# [WORK INSTRUCTIONS]
Every entry below needs to be repeated exactly.

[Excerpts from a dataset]
···
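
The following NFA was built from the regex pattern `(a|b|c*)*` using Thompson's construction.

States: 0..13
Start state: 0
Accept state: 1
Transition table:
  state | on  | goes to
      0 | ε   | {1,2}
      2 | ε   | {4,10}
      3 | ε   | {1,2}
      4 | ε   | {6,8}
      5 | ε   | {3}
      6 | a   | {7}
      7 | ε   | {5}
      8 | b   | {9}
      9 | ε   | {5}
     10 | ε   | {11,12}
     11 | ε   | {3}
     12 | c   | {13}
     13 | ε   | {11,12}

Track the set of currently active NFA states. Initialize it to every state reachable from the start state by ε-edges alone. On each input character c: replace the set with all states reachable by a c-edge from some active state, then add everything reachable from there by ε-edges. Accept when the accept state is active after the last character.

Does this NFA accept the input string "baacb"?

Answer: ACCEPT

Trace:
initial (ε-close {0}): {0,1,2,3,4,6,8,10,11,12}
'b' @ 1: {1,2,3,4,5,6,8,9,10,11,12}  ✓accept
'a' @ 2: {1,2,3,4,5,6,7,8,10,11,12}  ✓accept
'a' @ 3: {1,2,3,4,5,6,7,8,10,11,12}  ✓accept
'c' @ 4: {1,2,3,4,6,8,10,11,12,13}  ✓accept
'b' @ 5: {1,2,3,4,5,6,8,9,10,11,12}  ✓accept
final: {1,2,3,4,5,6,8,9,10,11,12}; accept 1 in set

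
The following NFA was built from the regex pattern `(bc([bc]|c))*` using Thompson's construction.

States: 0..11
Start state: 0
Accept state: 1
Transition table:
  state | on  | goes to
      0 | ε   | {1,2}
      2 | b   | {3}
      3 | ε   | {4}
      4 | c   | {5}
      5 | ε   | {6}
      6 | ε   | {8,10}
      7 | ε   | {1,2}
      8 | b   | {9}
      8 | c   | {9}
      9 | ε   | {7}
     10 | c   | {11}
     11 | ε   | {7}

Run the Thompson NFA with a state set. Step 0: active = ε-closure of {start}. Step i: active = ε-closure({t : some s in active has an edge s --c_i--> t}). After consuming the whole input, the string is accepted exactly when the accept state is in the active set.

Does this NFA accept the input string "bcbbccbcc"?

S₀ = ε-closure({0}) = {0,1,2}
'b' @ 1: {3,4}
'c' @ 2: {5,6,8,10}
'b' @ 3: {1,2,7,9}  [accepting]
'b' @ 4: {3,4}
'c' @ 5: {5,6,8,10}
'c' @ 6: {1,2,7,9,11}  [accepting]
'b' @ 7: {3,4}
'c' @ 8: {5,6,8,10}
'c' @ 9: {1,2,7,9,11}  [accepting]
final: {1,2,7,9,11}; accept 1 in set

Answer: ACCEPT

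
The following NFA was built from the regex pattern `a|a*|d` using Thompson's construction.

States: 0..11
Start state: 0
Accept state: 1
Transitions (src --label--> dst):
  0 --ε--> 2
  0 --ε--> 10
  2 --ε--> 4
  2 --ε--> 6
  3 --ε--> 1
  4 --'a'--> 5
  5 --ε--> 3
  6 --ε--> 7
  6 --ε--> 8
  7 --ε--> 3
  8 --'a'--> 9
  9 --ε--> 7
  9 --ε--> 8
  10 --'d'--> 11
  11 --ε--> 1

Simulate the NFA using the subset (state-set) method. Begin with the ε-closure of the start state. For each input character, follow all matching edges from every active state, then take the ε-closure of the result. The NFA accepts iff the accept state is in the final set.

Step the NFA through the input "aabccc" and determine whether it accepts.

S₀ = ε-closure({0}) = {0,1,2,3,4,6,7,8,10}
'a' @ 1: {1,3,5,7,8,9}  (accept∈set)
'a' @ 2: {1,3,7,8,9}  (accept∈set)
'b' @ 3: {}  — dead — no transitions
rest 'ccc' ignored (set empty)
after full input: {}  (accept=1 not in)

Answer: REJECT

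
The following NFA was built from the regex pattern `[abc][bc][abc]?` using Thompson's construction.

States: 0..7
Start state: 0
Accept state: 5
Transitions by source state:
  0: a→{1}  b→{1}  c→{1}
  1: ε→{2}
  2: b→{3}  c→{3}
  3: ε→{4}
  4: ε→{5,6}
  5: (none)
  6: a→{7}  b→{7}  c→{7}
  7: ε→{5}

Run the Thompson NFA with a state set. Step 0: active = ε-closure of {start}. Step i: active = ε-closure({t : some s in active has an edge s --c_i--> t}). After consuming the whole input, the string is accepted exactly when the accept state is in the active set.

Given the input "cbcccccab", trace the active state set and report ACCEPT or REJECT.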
···
# [REPLY]
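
The following NFA was built from the regex pattern `(a|b|c*)*` using Thompson's construction.

States: 0..13
Start state: 0
Accept state: 1
Transition table:
  state | on  | goes to
      0 | ε   | {1,2}
      2 | ε   | {4,10}
      3 | ε   | {1,2}
      4 | ε   | {6,8}
      5 | ε   | {3}
      6 | a   | {7}
      7 | ε   | {5}
      8 | b   | {9}
      9 | ε   | {5}
     10 | ε   | {11,12}
     11 | ε   | {3}
     12 | c   | {13}
     13 | ε   | {11,12}

Track the set of currently active NFA states. Initialize it to every state reachable from the start state by ε-edges alone. On each input character c: replace the set with all states reachable by a c-edge from some active state, then add everything reachable from there by ε-edges. Accept when the accept state is active after the last character.

Does this NFA accept the input string "baacb"?

Answer: ACCEPT

Trace:
initial (ε-close {0}): {0,1,2,3,4,6,8,10,11,12}
'b' @ 1: {1,2,3,4,5,6,8,9,10,11,12}  ✓accept
'a' @ 2: {1,2,3,4,5,6,7,8,10,11,12}  ✓accept
'a' @ 3: {1,2,3,4,5,6,7,8,10,11,12}  ✓accept
'c' @ 4: {1,2,3,4,6,8,10,11,12,13}  ✓accept
'b' @ 5: {1,2,3,4,5,6,8,9,10,11,12}  ✓accept
final: {1,2,3,4,5,6,8,9,10,11,12}; accept 1 in set

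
The following NFA was built from the regex pattern `(bc([bc]|c))*` using Thompson's construction.

States: 0..11
Start state: 0
Accept state: 1
Transition table:
  state | on  | goes to
      0 | ε   | {1,2}
      2 | b   | {3}
      3 | ε   | {4}
      4 | c   | {5}
      5 | ε   | {6}
      6 | ε   | {8,10}
      7 | ε   | {1,2}
      8 | b   | {9}
      8 | c   | {9}
      9 | ε   | {7}
     10 | c   | {11}
     11 | ε   | {7}

Run the Thompson NFA with a state set. Step 0: active = ε-closure of {start}. Step i: active = ε-closure({t : some s in active has an edge s --c_i--> t}). After consuming the whole input, the string is accepted exactly when the accept state is in the active set.

Does this NFA accept the input string "bcbbccbcc"?

S₀ = ε-closure({0}) = {0,1,2}
'b' @ 1: {3,4}
'c' @ 2: {5,6,8,10}
'b' @ 3: {1,2,7,9}  [accepting]
'b' @ 4: {3,4}
'c' @ 5: {5,6,8,10}
'c' @ 6: {1,2,7,9,11}  [accepting]
'b' @ 7: {3,4}
'c' @ 8: {5,6,8,10}
'c' @ 9: {1,2,7,9,11}  [accepting]
final: {1,2,7,9,11}; accept 1 in set

Answer: ACCEPT

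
The following NFA was built from the regex pattern `a|a*|d` using Thompson's construction.

States: 0..11
Start state: 0
Accept state: 1
Transitions (src --label--> dst):
  0 --ε--> 2
  0 --ε--> 10
  2 --ε--> 4
  2 --ε--> 6
  3 --ε--> 1
  4 --'a'--> 5
  5 --ε--> 3
  6 --ε--> 7
  6 --ε--> 8
  7 --ε--> 3
  8 --'a'--> 9
  9 --ε--> 7
  9 --ε--> 8
  10 --'d'--> 11
  11 --ε--> 1

Simulate the NFA using the subset (state-set) method. Begin with the ε-closure of the start state. For each input character, follow all matching edges from every active state, then take the ε-closure of the result. The NFA accepts iff the accept state is in the final set.

Step the NFA through the input "aabccc" and determine whether it accepts.

S₀ = ε-closure({0}) = {0,1,2,3,4,6,7,8,10}
'a' @ 1: {1,3,5,7,8,9}  (accept∈set)
'a' @ 2: {1,3,7,8,9}  (accept∈set)
'b' @ 3: {}  — dead — no transitions
rest 'ccc' ignored (set empty)
after full input: {}  (accept=1 not in)

Answer: REJECT

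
The following NFA was built from the regex pattern `[abc][bc][abc]?` using Thompson's construction.

States: 0..7
Start state: 0
Accept state: 5
Transitions by source state:
  0: a→{1}  b→{1}  c→{1}
  1: ε→{2}
  2: b→{3}  c→{3}
  3: ε→{4}
  4: ε→{5,6}
  5: (none)
  6: a→{7}  b→{7}  c→{7}
  7: ε→{5}

Run the Thompson NFA with a state set. Step 0: active = ε-closure of {start}. Step i: active = ε-closure({t : some s in active has an edge s --c_i--> t}). After consuming the whole input, the string is accepted exactly when the accept state is in the active set.

Given the input "cbcccccab", trace the active state set and report ACCEPT or REJECT.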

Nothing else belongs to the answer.